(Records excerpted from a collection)

++++++++++++++++++++

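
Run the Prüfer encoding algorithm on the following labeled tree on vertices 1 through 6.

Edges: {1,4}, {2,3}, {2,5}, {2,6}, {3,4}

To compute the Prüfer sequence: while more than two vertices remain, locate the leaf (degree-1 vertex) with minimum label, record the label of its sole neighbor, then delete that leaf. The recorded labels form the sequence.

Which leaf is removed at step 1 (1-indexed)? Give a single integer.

Step 1: current leaves = {1,5,6}. Remove leaf 1 (neighbor: 4).

Answer: 1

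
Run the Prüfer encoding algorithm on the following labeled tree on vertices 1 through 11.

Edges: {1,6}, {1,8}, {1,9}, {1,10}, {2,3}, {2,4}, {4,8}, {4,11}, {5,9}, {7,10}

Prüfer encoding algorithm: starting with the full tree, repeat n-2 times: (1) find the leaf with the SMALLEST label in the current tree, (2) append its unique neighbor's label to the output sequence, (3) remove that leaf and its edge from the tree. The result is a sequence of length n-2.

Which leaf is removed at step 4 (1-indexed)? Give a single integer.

Answer: 6

Derivation:
Step 1: current leaves = {3,5,6,7,11}. Remove leaf 3 (neighbor: 2).
Step 2: current leaves = {2,5,6,7,11}. Remove leaf 2 (neighbor: 4).
Step 3: current leaves = {5,6,7,11}. Remove leaf 5 (neighbor: 9).
Step 4: current leaves = {6,7,9,11}. Remove leaf 6 (neighbor: 1).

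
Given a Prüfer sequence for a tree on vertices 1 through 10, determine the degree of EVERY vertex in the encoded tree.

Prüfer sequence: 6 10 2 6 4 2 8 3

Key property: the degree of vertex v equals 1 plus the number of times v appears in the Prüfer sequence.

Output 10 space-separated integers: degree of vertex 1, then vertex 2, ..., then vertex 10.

p_1 = 6: count[6] becomes 1
p_2 = 10: count[10] becomes 1
p_3 = 2: count[2] becomes 1
p_4 = 6: count[6] becomes 2
p_5 = 4: count[4] becomes 1
p_6 = 2: count[2] becomes 2
p_7 = 8: count[8] becomes 1
p_8 = 3: count[3] becomes 1
Degrees (1 + count): deg[1]=1+0=1, deg[2]=1+2=3, deg[3]=1+1=2, deg[4]=1+1=2, deg[5]=1+0=1, deg[6]=1+2=3, deg[7]=1+0=1, deg[8]=1+1=2, deg[9]=1+0=1, deg[10]=1+1=2

Answer: 1 3 2 2 1 3 1 2 1 2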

++++++++++++++++++++

WHAT NEEDS TO BE DONE:
In the lines above, find the word "encoding" and copy every line it occurs in.

ANSWER TO THIS TASK:
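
Run the Prüfer encoding algorithm on the following labeled tree on vertices 1 through 6.
Run the Prüfer encoding algorithm on the following labeled tree on vertices 1 through 11.
Prüfer encoding algorithm: starting with the full tree, repeat n-2 times: (1) find the leaf with the SMALLEST label in the current tree, (2) append its unique neighbor's label to the output sequence, (3) remove that leaf and its edge from the tree. The result is a sequence of length n-2.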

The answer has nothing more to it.